§ **EXERCISE AIM**:
The entries should be written out again exactly as they read.

§ **Stored data**:
[Start of Attachment]
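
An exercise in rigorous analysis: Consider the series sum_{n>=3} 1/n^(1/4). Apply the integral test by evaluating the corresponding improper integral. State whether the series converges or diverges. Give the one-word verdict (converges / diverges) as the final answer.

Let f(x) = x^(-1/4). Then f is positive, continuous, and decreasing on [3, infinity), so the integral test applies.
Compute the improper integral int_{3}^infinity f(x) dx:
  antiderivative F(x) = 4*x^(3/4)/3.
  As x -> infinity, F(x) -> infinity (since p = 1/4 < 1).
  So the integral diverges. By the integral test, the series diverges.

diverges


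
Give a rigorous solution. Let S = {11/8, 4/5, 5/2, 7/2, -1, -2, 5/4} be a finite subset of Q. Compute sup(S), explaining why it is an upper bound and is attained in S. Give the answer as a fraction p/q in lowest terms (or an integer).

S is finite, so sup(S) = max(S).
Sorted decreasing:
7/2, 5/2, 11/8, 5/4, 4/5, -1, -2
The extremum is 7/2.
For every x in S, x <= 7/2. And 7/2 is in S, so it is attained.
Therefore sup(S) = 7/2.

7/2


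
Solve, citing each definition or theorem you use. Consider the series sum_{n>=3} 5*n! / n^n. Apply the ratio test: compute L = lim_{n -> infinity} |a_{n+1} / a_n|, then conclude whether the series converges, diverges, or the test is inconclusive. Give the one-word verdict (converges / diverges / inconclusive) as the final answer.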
[End of Attachment]
§ **EXERCISE SOLUTION**:
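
An exercise in rigorous analysis: Consider the series sum_{n>=3} 1/n^(1/4). Apply the integral test by evaluating the corresponding improper integral. State whether the series converges or diverges. Give the one-word verdict (converges / diverges) as the final answer.

Let f(x) = x^(-1/4). Then f is positive, continuous, and decreasing on [3, infinity), so the integral test applies.
Compute the improper integral int_{3}^infinity f(x) dx:
  antiderivative F(x) = 4*x^(3/4)/3.
  As x -> infinity, F(x) -> infinity (since p = 1/4 < 1).
  So the integral diverges. By the integral test, the series diverges.

diverges


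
Give a rigorous solution. Let S = {11/8, 4/5, 5/2, 7/2, -1, -2, 5/4} be a finite subset of Q. Compute sup(S), explaining why it is an upper bound and is attained in S. Give the answer as a fraction p/q in lowest terms (or an integer).

S is finite, so sup(S) = max(S).
Sorted decreasing:
7/2, 5/2, 11/8, 5/4, 4/5, -1, -2
The extremum is 7/2.
For every x in S, x <= 7/2. And 7/2 is in S, so it is attained.
Therefore sup(S) = 7/2.

7/2


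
Solve, citing each definition or theorem you use. Consider the series sum_{n>=3} 5*n! / n^n. Apply the ratio test: compute L = lim_{n -> infinity} |a_{n+1} / a_n|, then conclude whether the series converges, diverges, or the test is inconclusive. Give the one-word verdict (converges / diverges / inconclusive) as the final answer.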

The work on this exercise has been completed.